━━━ Input records ━━━

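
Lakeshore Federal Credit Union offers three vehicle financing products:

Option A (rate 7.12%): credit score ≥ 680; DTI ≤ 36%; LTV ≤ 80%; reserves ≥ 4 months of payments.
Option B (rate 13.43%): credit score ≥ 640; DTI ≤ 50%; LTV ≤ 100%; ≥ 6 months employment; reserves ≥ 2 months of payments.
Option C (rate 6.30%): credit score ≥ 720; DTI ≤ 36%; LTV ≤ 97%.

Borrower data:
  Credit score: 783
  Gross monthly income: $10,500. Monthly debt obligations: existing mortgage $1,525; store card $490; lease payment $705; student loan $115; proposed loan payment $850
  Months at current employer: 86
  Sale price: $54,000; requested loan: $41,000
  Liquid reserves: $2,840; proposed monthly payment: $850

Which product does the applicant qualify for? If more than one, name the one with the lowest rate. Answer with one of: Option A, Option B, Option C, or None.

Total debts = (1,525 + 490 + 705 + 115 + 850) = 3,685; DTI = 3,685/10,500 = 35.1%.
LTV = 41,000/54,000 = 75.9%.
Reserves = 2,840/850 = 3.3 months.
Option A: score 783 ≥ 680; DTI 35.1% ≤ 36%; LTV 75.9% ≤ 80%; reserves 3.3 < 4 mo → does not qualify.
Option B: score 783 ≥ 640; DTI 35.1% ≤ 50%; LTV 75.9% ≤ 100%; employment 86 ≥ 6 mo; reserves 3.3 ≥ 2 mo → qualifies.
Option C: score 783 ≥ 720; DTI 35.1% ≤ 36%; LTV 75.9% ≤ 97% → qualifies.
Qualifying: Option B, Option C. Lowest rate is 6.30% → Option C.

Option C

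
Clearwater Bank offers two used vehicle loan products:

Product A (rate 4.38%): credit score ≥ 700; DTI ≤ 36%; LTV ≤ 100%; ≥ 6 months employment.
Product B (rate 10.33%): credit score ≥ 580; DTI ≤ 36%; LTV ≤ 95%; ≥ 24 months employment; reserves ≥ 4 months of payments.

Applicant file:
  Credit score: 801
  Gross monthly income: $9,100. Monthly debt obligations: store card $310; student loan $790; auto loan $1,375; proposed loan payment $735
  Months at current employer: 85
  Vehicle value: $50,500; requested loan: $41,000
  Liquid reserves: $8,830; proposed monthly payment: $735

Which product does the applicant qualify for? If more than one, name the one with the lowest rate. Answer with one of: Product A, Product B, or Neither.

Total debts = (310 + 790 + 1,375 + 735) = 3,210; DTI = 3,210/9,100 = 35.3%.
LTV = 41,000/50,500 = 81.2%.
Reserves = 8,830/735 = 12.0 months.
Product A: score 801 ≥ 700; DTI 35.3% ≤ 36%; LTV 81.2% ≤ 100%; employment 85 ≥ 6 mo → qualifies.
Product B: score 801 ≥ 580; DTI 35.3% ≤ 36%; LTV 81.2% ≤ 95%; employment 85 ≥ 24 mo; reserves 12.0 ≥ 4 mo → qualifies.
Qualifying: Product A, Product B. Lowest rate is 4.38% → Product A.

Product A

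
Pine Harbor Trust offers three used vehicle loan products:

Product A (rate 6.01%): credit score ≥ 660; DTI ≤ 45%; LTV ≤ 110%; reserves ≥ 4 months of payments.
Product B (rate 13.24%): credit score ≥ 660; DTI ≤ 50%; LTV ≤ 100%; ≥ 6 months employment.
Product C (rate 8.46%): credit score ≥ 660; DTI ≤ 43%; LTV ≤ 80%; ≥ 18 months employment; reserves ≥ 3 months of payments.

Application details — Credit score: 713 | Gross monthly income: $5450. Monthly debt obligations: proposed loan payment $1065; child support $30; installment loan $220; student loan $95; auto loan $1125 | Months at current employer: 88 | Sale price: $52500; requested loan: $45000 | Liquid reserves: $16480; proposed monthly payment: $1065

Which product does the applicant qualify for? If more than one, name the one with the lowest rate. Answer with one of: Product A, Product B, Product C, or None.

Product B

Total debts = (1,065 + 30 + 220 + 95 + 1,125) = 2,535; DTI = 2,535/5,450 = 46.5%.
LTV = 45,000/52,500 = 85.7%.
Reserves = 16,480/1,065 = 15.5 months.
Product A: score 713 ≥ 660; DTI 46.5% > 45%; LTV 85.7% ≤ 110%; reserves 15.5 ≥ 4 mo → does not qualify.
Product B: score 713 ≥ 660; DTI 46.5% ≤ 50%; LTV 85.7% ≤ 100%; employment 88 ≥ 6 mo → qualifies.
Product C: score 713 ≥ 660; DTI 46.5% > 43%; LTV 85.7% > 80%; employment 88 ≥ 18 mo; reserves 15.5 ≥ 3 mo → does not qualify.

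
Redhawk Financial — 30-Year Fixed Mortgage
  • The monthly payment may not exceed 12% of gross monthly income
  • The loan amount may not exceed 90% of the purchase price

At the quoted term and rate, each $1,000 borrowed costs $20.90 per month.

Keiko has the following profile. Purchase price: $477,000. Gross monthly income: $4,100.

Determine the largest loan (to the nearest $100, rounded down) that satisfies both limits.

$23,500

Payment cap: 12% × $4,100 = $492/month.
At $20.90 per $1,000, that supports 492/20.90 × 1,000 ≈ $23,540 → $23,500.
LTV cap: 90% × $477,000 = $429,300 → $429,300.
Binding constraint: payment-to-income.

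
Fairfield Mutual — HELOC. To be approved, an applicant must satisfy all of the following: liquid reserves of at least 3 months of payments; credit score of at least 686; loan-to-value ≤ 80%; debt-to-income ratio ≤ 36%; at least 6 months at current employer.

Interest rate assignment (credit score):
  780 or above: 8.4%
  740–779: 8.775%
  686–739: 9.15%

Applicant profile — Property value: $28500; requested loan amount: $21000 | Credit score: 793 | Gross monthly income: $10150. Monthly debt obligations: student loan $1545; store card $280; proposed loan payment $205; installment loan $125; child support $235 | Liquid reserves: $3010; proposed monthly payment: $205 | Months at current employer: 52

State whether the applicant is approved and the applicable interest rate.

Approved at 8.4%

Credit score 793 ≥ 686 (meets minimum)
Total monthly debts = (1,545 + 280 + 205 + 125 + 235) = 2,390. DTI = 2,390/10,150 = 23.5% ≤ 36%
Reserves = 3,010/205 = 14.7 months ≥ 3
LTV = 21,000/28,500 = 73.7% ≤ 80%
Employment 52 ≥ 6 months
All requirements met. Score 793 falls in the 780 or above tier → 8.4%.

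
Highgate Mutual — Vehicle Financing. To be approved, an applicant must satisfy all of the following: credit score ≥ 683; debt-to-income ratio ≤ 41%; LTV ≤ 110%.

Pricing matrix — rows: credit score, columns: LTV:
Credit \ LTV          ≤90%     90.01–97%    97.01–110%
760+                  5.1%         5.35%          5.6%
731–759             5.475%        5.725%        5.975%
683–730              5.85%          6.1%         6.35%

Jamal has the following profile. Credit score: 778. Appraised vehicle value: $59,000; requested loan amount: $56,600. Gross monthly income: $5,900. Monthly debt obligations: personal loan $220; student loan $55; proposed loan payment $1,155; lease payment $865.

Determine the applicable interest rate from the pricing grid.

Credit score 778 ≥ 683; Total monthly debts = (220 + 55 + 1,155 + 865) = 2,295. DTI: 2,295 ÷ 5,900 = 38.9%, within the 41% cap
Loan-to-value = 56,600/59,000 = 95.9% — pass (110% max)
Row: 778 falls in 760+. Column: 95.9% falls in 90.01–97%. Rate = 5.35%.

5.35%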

━━━

* [What to do] Could you reproduce every record exactly as shown above?

* [Response below]
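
Lakeshore Federal Credit Union offers three vehicle financing products:

Option A (rate 7.12%): credit score ≥ 680; DTI ≤ 36%; LTV ≤ 80%; reserves ≥ 4 months of payments.
Option B (rate 13.43%): credit score ≥ 640; DTI ≤ 50%; LTV ≤ 100%; ≥ 6 months employment; reserves ≥ 2 months of payments.
Option C (rate 6.30%): credit score ≥ 720; DTI ≤ 36%; LTV ≤ 97%.

Borrower data:
  Credit score: 783
  Gross monthly income: $10,500. Monthly debt obligations: existing mortgage $1,525; store card $490; lease payment $705; student loan $115; proposed loan payment $850
  Months at current employer: 86
  Sale price: $54,000; requested loan: $41,000
  Liquid reserves: $2,840; proposed monthly payment: $850

Which product does the applicant qualify for? If more than one, name the one with the lowest rate. Answer with one of: Option A, Option B, Option C, or None.

Total debts = (1,525 + 490 + 705 + 115 + 850) = 3,685; DTI = 3,685/10,500 = 35.1%.
LTV = 41,000/54,000 = 75.9%.
Reserves = 2,840/850 = 3.3 months.
Option A: score 783 ≥ 680; DTI 35.1% ≤ 36%; LTV 75.9% ≤ 80%; reserves 3.3 < 4 mo → does not qualify.
Option B: score 783 ≥ 640; DTI 35.1% ≤ 50%; LTV 75.9% ≤ 100%; employment 86 ≥ 6 mo; reserves 3.3 ≥ 2 mo → qualifies.
Option C: score 783 ≥ 720; DTI 35.1% ≤ 36%; LTV 75.9% ≤ 97% → qualifies.
Qualifying: Option B, Option C. Lowest rate is 6.30% → Option C.

Option C

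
Clearwater Bank offers two used vehicle loan products:

Product A (rate 4.38%): credit score ≥ 700; DTI ≤ 36%; LTV ≤ 100%; ≥ 6 months employment.
Product B (rate 10.33%): credit score ≥ 580; DTI ≤ 36%; LTV ≤ 95%; ≥ 24 months employment; reserves ≥ 4 months of payments.

Applicant file:
  Credit score: 801
  Gross monthly income: $9,100. Monthly debt obligations: store card $310; student loan $790; auto loan $1,375; proposed loan payment $735
  Months at current employer: 85
  Vehicle value: $50,500; requested loan: $41,000
  Liquid reserves: $8,830; proposed monthly payment: $735

Which product does the applicant qualify for? If more than one, name the one with the lowest rate. Answer with one of: Product A, Product B, or Neither.

Total debts = (310 + 790 + 1,375 + 735) = 3,210; DTI = 3,210/9,100 = 35.3%.
LTV = 41,000/50,500 = 81.2%.
Reserves = 8,830/735 = 12.0 months.
Product A: score 801 ≥ 700; DTI 35.3% ≤ 36%; LTV 81.2% ≤ 100%; employment 85 ≥ 6 mo → qualifies.
Product B: score 801 ≥ 580; DTI 35.3% ≤ 36%; LTV 81.2% ≤ 95%; employment 85 ≥ 24 mo; reserves 12.0 ≥ 4 mo → qualifies.
Qualifying: Product A, Product B. Lowest rate is 4.38% → Product A.

Product A

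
Pine Harbor Trust offers three used vehicle loan products:

Product A (rate 6.01%): credit score ≥ 660; DTI ≤ 45%; LTV ≤ 110%; reserves ≥ 4 months of payments.
Product B (rate 13.24%): credit score ≥ 660; DTI ≤ 50%; LTV ≤ 100%; ≥ 6 months employment.
Product C (rate 8.46%): credit score ≥ 660; DTI ≤ 43%; LTV ≤ 80%; ≥ 18 months employment; reserves ≥ 3 months of payments.

Application details — Credit score: 713 | Gross monthly income: $5450. Monthly debt obligations: proposed loan payment $1065; child support $30; installment loan $220; student loan $95; auto loan $1125 | Months at current employer: 88 | Sale price: $52500; requested loan: $45000 | Liquid reserves: $16480; proposed monthly payment: $1065

Which product does the applicant qualify for? If more than one, name the one with the lowest rate. Answer with one of: Product A, Product B, Product C, or None.

Product B

Total debts = (1,065 + 30 + 220 + 95 + 1,125) = 2,535; DTI = 2,535/5,450 = 46.5%.
LTV = 45,000/52,500 = 85.7%.
Reserves = 16,480/1,065 = 15.5 months.
Product A: score 713 ≥ 660; DTI 46.5% > 45%; LTV 85.7% ≤ 110%; reserves 15.5 ≥ 4 mo → does not qualify.
Product B: score 713 ≥ 660; DTI 46.5% ≤ 50%; LTV 85.7% ≤ 100%; employment 88 ≥ 6 mo → qualifies.
Product C: score 713 ≥ 660; DTI 46.5% > 43%; LTV 85.7% > 80%; employment 88 ≥ 18 mo; reserves 15.5 ≥ 3 mo → does not qualify.

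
Redhawk Financial — 30-Year Fixed Mortgage
  • The monthly payment may not exceed 12% of gross monthly income
  • The loan amount may not exceed 90% of the purchase price

At the quoted term and rate, each $1,000 borrowed costs $20.90 per month.

Keiko has the following profile. Purchase price: $477,000. Gross monthly income: $4,100.

Determine the largest loan (to the nearest $100, rounded down) that satisfies both limits.

$23,500

Payment cap: 12% × $4,100 = $492/month.
At $20.90 per $1,000, that supports 492/20.90 × 1,000 ≈ $23,540 → $23,500.
LTV cap: 90% × $477,000 = $429,300 → $429,300.
Binding constraint: payment-to-income.

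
Fairfield Mutual — HELOC. To be approved, an applicant must satisfy all of the following: liquid reserves of at least 3 months of payments; credit score of at least 686; loan-to-value ≤ 80%; debt-to-income ratio ≤ 36%; at least 6 months at current employer.

Interest rate assignment (credit score):
  780 or above: 8.4%
  740–779: 8.775%
  686–739: 9.15%

Applicant profile — Property value: $28500; requested loan amount: $21000 | Credit score: 793 | Gross monthly income: $10150. Monthly debt obligations: student loan $1545; store card $280; proposed loan payment $205; installment loan $125; child support $235 | Liquid reserves: $3010; proposed monthly payment: $205 | Months at current employer: 52

State whether the applicant is approved and the applicable interest rate.

Approved at 8.4%

Credit score 793 ≥ 686 (meets minimum)
Total monthly debts = (1,545 + 280 + 205 + 125 + 235) = 2,390. DTI = 2,390/10,150 = 23.5% ≤ 36%
Reserves = 3,010/205 = 14.7 months ≥ 3
LTV = 21,000/28,500 = 73.7% ≤ 80%
Employment 52 ≥ 6 months
All requirements met. Score 793 falls in the 780 or above tier → 8.4%.

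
Highgate Mutual — Vehicle Financing. To be approved, an applicant must satisfy all of the following: credit score ≥ 683; debt-to-income ratio ≤ 41%; LTV ≤ 110%.

Pricing matrix — rows: credit score, columns: LTV:
Credit \ LTV          ≤90%     90.01–97%    97.01–110%
760+                  5.1%         5.35%          5.6%
731–759             5.475%        5.725%        5.975%
683–730              5.85%          6.1%         6.35%

Jamal has the following profile. Credit score: 778. Appraised vehicle value: $59,000; requested loan amount: $56,600. Gross monthly income: $5,900. Monthly debt obligations: personal loan $220; student loan $55; proposed loan payment $1,155; lease payment $865.

Determine the applicable interest rate from the pricing grid.

Credit score 778 ≥ 683; Total monthly debts = (220 + 55 + 1,155 + 865) = 2,295. DTI: 2,295 ÷ 5,900 = 38.9%, within the 41% cap
Loan-to-value = 56,600/59,000 = 95.9% — pass (110% max)
Row: 778 falls in 760+. Column: 95.9% falls in 90.01–97%. Rate = 5.35%.

5.35%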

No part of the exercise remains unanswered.